WORK TO COMPLETE
Your reply should consist solely of the number of lines in the data that contain "research".

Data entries
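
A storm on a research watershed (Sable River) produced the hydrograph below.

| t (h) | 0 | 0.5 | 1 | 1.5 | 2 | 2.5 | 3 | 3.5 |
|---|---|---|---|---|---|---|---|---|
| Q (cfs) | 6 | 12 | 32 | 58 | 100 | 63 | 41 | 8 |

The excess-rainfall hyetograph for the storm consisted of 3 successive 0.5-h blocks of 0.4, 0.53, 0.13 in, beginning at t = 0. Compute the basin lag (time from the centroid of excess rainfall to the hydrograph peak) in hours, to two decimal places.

t_L ≈ 1.38 h

Centroid of excess rainfall: t_c = Σ P_i·t̄_i / ΣP_i = 0.6226 h (block centres at 0.25, 0.75, 1.25 h).
Hydrograph peak occurs at t = 2 h, so basin lag t_L = 2 − 0.6226 = 1.38 h.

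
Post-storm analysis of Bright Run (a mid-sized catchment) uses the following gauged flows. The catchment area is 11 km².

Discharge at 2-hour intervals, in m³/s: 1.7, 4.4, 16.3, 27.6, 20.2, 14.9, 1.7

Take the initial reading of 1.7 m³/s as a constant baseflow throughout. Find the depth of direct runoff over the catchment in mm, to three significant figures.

d ≈ 49.0 mm

Direct runoff: 0.0, 2.7, 14.6, 25.9, 18.5, 13.2, 0.0 m³/s; ΣQ_DR = 74.90 m³/s.
V = ΣQ_DR · Δt = 74.90 × 7200 s = 5.393 × 10^5 m³.
Over A = 11 km², depth = V / A = 49.0 mm.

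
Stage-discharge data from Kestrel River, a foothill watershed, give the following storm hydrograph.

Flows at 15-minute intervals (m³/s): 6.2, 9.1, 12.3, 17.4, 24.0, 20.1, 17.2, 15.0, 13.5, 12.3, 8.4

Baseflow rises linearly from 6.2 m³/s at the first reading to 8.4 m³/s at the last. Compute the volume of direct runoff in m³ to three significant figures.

V ≈ 67700 m³

Direct-runoff ordinates (Q − Q_b): 0.00, 2.68, 5.66, 10.54, 16.92, 12.80, 9.68, 7.26, 5.54, 4.12, 0.00 m³/s.
ΣQ_DR = 75.20 m³/s.
With Δt = 0.25 h = 900 s, V = ΣQ_DR · Δt = 75.20 × 900 = 67700 m³.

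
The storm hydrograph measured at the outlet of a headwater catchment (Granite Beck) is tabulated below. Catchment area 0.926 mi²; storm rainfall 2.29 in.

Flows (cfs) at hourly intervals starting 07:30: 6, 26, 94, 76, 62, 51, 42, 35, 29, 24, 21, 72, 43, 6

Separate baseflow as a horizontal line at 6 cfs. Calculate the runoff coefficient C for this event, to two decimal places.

ΣQ_DR = 503.0 cfs; V = ΣQ_DR·Δt = 1.811 × 10^6 ft³.
Runoff depth d = V / A = 0.8417 in.
C = d / P = 0.8417 / 2.29 = 0.37.

C ≈ 0.37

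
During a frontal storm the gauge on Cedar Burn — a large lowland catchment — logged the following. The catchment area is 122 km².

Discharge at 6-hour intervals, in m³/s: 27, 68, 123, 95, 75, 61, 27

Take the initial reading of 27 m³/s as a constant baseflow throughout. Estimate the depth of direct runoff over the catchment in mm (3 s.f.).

d ≈ 50.8 mm

Direct runoff: 0.0, 41.0, 96.0, 68.0, 48.0, 34.0, 0.0 m³/s; ΣQ_DR = 287.0 m³/s.
V = ΣQ_DR · Δt = 287.0 × 21600 s = 6.199 × 10^6 m³.
Over A = 122 km², depth = V / A = 50.8 mm.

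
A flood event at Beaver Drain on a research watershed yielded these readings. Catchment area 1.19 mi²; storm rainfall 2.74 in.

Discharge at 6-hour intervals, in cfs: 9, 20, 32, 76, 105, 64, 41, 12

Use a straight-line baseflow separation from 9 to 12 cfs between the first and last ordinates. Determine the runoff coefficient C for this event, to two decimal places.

ΣQ_DR = 275.0 cfs; V = ΣQ_DR·Δt = 5.940 × 10^6 ft³.
Runoff depth d = V / A = 2.149 in.
C = d / P = 2.149 / 2.74 = 0.78.

C ≈ 0.78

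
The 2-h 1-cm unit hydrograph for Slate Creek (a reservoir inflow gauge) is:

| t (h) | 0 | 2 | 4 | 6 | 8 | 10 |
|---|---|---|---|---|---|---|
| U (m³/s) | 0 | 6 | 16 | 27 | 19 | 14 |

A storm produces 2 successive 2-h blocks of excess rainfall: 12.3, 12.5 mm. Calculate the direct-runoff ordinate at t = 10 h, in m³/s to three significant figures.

Q ≈ 41.0 m³/s

By discrete convolution, Q_j = Σ (P_i / 10 mm) · U_{j−i}.
At t = 10 h (j=5): Q = (12.3/10)·14 + (12.5/10)·19 = 41.0 m³/s.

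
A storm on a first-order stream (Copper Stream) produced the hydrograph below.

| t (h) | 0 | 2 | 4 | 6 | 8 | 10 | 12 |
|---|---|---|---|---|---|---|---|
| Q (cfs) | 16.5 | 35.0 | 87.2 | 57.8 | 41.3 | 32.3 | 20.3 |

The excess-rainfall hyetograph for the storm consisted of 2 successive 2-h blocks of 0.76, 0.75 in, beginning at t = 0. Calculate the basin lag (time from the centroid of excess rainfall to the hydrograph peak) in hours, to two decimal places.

t_L ≈ 2.01 h

Centroid of excess rainfall: t_c = Σ P_i·t̄_i / ΣP_i = 1.9934 h (block centres at 1, 3 h).
Hydrograph peak occurs at t = 4 h, so basin lag t_L = 4 − 1.9934 = 2.01 h.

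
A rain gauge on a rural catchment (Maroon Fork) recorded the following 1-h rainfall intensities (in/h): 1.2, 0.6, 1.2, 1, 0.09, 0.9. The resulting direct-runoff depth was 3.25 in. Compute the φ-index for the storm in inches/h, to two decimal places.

Only the 5 blocks with intensity above φ contribute runoff: 1.2, 0.6, 1.2, 1, 0.9 in/h.
Σ(I−φ)·Δt = d  ⇒  (1.2+0.6+1.2+1+0.9 − 5φ)·1 = 3.25
φ = (4.900 − 3.25/1) / 5 = 0.33 in/h.

φ ≈ 0.33 in/h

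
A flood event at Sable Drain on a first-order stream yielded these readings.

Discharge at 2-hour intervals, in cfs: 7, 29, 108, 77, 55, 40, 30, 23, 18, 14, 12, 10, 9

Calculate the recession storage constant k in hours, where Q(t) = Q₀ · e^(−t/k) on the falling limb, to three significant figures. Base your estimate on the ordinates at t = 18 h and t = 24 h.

On the falling limb, Q drops from 14 to 9 cfs between t = 18 h and t = 24 h (Δt = 6 h).
k = −Δt / ln(Q₂/Q₁) = −6 / ln(9/14) = 13.6 h.

k ≈ 13.6 h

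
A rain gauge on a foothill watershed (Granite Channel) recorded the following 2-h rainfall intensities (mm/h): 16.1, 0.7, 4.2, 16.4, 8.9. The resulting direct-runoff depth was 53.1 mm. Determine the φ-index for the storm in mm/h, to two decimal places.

φ ≈ 4.95 mm/h

Only the 3 blocks with intensity above φ contribute runoff: 16.1, 16.4, 8.9 mm/h.
Σ(I−φ)·Δt = d  ⇒  (16.1+16.4+8.9 − 3φ)·2 = 53.1
φ = (41.40 − 53.1/2) / 3 = 4.95 mm/h.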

ANSWER SECTION
2